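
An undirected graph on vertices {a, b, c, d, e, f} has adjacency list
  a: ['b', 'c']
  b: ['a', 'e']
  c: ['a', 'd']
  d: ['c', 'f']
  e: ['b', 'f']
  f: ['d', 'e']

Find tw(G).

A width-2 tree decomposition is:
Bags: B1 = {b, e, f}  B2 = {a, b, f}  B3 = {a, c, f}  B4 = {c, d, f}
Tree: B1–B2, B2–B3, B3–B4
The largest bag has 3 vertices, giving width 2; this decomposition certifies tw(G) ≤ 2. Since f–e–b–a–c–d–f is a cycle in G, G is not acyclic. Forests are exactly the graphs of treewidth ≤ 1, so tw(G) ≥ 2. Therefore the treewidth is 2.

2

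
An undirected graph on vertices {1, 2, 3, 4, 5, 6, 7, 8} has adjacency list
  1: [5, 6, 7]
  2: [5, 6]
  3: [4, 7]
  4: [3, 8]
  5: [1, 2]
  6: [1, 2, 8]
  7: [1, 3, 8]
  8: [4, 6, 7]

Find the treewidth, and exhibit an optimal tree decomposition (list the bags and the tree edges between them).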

---

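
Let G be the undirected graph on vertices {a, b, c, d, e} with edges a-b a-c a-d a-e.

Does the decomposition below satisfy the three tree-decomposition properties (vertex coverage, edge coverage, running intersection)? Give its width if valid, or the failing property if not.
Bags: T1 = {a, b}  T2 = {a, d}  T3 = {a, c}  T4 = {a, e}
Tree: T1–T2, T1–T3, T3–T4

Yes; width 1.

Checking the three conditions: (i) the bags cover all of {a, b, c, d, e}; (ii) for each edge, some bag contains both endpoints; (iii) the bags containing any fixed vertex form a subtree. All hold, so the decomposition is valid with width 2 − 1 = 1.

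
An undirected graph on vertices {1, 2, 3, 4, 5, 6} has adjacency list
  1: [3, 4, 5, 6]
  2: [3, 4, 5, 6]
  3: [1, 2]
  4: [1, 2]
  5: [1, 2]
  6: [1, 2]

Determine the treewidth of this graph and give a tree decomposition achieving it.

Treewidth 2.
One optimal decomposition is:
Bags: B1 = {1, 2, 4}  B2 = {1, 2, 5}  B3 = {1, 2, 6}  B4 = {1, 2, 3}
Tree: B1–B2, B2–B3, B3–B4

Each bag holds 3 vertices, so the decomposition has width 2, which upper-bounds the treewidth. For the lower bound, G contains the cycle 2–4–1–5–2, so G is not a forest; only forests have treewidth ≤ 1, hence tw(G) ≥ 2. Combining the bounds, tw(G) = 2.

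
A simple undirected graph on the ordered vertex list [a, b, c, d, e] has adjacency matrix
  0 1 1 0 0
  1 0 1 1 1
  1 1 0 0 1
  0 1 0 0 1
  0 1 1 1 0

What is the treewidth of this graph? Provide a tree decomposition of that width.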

**Task brief:**
If a line above holds the word "list", count it; then say how many such lines there are and nothing else.

**Output for this task:**
5